» **Study material**
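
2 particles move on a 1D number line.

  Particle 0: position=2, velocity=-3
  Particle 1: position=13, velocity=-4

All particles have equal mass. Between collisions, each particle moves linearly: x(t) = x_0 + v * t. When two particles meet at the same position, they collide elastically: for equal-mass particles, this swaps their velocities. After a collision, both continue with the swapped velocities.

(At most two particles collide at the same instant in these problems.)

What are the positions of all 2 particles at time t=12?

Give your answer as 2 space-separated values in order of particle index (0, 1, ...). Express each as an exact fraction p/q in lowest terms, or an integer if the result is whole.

Answer: -35 -34

Derivation:
Collision at t=11: particles 0 and 1 swap velocities; positions: p0=-31 p1=-31; velocities now: v0=-4 v1=-3
Advance to t=12 (no further collisions before then); velocities: v0=-4 v1=-3; positions = -35 -34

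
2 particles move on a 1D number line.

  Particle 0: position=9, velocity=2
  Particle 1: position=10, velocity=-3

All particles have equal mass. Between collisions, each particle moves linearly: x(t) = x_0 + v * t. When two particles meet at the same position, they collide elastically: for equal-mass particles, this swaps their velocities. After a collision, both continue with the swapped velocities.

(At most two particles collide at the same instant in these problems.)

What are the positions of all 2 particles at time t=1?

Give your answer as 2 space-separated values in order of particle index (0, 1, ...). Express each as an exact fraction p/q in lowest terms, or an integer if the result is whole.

Collision at t=1/5: particles 0 and 1 swap velocities; positions: p0=47/5 p1=47/5; velocities now: v0=-3 v1=2
Advance to t=1 (no further collisions before then); velocities: v0=-3 v1=2; positions = 7 11

Answer: 7 11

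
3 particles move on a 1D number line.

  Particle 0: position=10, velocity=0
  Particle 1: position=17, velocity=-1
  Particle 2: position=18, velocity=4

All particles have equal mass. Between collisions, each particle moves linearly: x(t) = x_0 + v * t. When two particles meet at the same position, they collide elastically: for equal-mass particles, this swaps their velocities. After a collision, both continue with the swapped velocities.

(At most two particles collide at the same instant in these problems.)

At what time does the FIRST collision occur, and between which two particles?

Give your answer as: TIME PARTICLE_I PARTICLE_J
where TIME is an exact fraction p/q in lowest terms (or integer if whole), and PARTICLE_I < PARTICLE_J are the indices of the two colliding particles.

Answer: 7 0 1

Derivation:
Pair (0,1): pos 10,17 vel 0,-1 -> gap=7, closing at 1/unit, collide at t=7
Pair (1,2): pos 17,18 vel -1,4 -> not approaching (rel speed -5 <= 0)
Earliest collision: t=7 between 0 and 1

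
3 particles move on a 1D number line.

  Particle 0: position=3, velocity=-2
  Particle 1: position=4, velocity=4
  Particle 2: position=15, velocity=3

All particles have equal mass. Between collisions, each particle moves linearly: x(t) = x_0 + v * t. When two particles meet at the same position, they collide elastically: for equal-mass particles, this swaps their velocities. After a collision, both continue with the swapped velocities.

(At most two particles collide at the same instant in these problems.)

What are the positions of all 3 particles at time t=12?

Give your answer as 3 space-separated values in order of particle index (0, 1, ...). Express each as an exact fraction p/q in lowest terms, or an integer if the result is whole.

Collision at t=11: particles 1 and 2 swap velocities; positions: p0=-19 p1=48 p2=48; velocities now: v0=-2 v1=3 v2=4
Advance to t=12 (no further collisions before then); velocities: v0=-2 v1=3 v2=4; positions = -21 51 52

Answer: -21 51 52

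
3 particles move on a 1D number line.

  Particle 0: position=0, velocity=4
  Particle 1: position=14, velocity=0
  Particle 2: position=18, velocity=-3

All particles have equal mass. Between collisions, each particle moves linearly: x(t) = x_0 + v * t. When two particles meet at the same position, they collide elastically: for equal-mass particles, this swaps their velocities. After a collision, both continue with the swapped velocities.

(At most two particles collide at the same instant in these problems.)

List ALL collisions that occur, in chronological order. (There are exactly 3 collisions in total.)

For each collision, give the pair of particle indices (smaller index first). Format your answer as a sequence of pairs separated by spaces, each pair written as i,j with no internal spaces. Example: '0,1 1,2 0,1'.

Collision at t=4/3: particles 1 and 2 swap velocities; positions: p0=16/3 p1=14 p2=14; velocities now: v0=4 v1=-3 v2=0
Collision at t=18/7: particles 0 and 1 swap velocities; positions: p0=72/7 p1=72/7 p2=14; velocities now: v0=-3 v1=4 v2=0
Collision at t=7/2: particles 1 and 2 swap velocities; positions: p0=15/2 p1=14 p2=14; velocities now: v0=-3 v1=0 v2=4

Answer: 1,2 0,1 1,2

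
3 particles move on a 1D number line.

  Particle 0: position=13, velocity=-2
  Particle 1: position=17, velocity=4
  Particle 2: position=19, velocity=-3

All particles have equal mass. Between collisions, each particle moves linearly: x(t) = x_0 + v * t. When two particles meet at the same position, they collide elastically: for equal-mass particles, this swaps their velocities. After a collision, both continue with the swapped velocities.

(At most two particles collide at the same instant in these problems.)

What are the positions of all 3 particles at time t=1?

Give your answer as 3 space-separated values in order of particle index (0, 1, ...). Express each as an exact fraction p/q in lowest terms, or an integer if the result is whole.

Collision at t=2/7: particles 1 and 2 swap velocities; positions: p0=87/7 p1=127/7 p2=127/7; velocities now: v0=-2 v1=-3 v2=4
Advance to t=1 (no further collisions before then); velocities: v0=-2 v1=-3 v2=4; positions = 11 16 21

Answer: 11 16 21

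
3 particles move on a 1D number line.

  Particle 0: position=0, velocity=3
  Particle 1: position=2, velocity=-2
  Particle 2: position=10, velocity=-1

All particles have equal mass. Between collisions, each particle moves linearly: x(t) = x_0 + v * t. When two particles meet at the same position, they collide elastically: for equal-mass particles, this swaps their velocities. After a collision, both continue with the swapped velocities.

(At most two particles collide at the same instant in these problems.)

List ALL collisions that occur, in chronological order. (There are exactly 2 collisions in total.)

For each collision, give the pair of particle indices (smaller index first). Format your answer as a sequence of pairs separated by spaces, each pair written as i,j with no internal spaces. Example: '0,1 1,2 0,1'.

Collision at t=2/5: particles 0 and 1 swap velocities; positions: p0=6/5 p1=6/5 p2=48/5; velocities now: v0=-2 v1=3 v2=-1
Collision at t=5/2: particles 1 and 2 swap velocities; positions: p0=-3 p1=15/2 p2=15/2; velocities now: v0=-2 v1=-1 v2=3

Answer: 0,1 1,2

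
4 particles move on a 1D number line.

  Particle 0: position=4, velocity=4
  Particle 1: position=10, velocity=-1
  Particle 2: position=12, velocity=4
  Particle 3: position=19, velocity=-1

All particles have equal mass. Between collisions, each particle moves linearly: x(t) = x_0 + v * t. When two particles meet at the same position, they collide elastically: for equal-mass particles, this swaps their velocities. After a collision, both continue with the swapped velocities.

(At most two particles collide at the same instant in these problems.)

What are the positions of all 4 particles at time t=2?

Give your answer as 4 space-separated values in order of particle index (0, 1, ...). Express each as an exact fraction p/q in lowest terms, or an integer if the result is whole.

Collision at t=6/5: particles 0 and 1 swap velocities; positions: p0=44/5 p1=44/5 p2=84/5 p3=89/5; velocities now: v0=-1 v1=4 v2=4 v3=-1
Collision at t=7/5: particles 2 and 3 swap velocities; positions: p0=43/5 p1=48/5 p2=88/5 p3=88/5; velocities now: v0=-1 v1=4 v2=-1 v3=4
Advance to t=2 (no further collisions before then); velocities: v0=-1 v1=4 v2=-1 v3=4; positions = 8 12 17 20

Answer: 8 12 17 20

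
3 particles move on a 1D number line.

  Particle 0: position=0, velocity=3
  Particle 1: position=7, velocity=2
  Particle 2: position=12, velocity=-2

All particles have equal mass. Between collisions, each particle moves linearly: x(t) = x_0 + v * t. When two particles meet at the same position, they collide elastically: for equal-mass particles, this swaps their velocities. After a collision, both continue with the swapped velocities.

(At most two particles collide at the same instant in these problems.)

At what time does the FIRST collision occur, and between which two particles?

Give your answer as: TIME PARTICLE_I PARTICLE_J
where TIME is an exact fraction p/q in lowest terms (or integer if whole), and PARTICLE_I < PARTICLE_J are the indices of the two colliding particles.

Answer: 5/4 1 2

Derivation:
Pair (0,1): pos 0,7 vel 3,2 -> gap=7, closing at 1/unit, collide at t=7
Pair (1,2): pos 7,12 vel 2,-2 -> gap=5, closing at 4/unit, collide at t=5/4
Earliest collision: t=5/4 between 1 and 2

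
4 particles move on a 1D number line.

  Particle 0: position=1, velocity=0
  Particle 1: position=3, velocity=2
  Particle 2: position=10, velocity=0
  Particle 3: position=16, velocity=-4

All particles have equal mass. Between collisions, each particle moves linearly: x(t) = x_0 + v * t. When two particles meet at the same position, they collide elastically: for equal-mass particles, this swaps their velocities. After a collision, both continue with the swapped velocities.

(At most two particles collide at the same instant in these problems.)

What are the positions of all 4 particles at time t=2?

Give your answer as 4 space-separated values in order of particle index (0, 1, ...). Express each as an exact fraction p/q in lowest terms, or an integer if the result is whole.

Answer: 1 7 8 10

Derivation:
Collision at t=3/2: particles 2 and 3 swap velocities; positions: p0=1 p1=6 p2=10 p3=10; velocities now: v0=0 v1=2 v2=-4 v3=0
Advance to t=2 (no further collisions before then); velocities: v0=0 v1=2 v2=-4 v3=0; positions = 1 7 8 10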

» **Exercise description**
Copy out only the lines of the records above from the one with "Particle 1: position=3, velocity=2" through the one with "Particle 3: position=16, velocity=-4", exactly as they stand, both included.

» **Exercise answer**
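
  Particle 1: position=3, velocity=2
  Particle 2: position=10, velocity=0
  Particle 3: position=16, velocity=-4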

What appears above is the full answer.